Reproduce the records exactly, beginning with their first line and ending with the line that contains "Treat the observations", and output nothing more.

:: Input material

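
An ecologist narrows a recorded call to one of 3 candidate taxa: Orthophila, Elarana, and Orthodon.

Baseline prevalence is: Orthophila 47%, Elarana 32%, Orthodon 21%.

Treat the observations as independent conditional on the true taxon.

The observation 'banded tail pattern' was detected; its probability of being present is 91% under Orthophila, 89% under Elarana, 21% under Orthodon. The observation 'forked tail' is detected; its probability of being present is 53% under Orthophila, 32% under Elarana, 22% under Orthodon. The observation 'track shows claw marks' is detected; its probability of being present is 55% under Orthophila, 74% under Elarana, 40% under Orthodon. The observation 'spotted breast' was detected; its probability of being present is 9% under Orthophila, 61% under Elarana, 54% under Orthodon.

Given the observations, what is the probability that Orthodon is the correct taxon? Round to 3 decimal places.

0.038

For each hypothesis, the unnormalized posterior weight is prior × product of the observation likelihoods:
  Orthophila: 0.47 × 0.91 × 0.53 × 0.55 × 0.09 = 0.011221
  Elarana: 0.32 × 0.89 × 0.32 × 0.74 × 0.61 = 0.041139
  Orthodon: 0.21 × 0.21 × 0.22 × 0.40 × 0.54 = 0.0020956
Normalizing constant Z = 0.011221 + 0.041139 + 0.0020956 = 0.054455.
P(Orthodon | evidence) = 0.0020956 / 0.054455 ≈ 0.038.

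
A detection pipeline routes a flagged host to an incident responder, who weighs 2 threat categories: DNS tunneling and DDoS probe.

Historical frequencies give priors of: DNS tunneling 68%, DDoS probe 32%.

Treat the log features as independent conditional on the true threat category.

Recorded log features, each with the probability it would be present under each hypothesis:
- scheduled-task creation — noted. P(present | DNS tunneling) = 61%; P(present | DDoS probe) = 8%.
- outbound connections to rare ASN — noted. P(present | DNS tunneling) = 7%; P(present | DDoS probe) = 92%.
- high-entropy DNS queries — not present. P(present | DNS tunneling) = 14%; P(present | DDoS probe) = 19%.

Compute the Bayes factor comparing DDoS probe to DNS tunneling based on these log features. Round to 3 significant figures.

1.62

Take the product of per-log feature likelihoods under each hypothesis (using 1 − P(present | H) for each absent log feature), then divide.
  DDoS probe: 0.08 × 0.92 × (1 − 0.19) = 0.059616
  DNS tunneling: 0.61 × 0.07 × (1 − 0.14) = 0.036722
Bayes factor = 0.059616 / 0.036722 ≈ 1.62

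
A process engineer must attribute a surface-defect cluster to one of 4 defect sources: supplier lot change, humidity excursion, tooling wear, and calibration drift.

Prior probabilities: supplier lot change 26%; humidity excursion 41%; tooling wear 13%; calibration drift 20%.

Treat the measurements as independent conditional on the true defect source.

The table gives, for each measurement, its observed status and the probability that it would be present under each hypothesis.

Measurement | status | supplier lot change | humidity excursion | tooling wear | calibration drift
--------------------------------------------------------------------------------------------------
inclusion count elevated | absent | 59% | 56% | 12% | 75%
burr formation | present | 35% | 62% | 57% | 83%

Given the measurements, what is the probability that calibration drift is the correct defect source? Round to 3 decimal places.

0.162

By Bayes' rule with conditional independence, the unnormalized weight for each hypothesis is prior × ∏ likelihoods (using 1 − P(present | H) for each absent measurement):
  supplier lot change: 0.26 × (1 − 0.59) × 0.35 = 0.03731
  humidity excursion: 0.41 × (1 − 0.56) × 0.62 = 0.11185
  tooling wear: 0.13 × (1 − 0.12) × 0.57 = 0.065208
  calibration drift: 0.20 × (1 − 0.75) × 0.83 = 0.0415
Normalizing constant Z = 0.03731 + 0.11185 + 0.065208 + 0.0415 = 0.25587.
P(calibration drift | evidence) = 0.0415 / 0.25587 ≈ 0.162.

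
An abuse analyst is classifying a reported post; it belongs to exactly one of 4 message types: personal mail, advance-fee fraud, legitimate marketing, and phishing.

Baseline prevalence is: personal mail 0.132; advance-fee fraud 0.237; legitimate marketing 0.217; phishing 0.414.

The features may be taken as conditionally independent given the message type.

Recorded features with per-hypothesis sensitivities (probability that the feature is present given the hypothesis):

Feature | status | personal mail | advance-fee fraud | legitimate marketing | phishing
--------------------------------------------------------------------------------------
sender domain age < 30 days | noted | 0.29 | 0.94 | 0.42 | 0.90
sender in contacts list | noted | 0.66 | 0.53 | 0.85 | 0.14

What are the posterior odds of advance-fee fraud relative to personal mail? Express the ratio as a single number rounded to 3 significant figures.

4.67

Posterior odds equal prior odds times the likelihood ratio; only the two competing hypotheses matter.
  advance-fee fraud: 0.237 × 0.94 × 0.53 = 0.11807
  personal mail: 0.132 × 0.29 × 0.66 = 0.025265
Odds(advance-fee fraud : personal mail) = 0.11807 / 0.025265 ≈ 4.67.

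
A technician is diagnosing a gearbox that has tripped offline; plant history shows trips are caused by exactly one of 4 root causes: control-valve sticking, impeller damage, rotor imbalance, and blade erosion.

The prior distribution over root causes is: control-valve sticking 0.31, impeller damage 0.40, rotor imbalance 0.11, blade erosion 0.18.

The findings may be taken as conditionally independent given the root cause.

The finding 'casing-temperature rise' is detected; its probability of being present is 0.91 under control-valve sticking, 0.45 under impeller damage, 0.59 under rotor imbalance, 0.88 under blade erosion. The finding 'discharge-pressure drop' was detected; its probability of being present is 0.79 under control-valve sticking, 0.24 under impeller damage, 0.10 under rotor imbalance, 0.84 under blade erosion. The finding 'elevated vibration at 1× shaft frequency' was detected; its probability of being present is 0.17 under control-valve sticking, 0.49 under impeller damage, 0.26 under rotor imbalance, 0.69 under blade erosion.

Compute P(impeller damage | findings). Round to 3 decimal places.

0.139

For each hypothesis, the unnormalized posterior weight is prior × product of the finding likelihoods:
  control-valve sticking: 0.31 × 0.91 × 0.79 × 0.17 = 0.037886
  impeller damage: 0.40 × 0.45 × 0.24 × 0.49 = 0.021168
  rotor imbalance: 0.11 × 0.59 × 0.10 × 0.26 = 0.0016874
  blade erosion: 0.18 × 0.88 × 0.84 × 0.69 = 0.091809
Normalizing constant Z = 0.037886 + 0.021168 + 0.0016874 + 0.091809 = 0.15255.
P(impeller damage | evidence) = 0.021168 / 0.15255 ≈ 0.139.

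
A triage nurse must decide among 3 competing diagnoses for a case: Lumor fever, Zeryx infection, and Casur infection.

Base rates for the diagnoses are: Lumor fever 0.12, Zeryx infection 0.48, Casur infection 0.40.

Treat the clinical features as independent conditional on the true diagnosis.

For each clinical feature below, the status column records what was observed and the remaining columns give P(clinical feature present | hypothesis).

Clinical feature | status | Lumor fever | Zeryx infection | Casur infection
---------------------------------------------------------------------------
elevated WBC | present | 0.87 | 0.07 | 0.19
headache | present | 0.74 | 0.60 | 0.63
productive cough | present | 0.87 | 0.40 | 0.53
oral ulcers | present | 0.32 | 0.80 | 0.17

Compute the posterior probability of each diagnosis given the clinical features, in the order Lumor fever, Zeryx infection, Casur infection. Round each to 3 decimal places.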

::::

▸ Output for this task:
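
An ecologist narrows a recorded call to one of 3 candidate taxa: Orthophila, Elarana, and Orthodon.

Baseline prevalence is: Orthophila 47%, Elarana 32%, Orthodon 21%.

Treat the observations as independent conditional on the true taxon.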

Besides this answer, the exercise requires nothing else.